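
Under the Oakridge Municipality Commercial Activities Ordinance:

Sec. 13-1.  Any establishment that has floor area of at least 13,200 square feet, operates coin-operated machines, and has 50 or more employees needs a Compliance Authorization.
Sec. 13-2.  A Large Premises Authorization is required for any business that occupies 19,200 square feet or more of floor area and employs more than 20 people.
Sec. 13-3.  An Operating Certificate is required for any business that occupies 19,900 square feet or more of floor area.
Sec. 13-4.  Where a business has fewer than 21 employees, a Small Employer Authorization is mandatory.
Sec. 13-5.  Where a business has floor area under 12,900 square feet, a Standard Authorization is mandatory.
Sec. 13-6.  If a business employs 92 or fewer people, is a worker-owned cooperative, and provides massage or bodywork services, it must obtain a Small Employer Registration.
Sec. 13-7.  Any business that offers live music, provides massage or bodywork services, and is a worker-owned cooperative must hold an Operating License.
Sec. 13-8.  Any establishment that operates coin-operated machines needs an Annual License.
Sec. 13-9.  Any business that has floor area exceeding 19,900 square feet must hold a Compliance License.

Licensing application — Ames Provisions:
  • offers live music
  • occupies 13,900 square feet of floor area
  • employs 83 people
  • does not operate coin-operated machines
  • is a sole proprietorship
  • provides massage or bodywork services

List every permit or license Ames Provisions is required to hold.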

■ Your task: At the line with "a sole proprietorship", begin reproducing the material above exactly, and continue through its last line.

■ Written answer:
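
  • is a sole proprietorship
  • provides massage or bodywork services

List every permit or license Ames Provisions is required to hold.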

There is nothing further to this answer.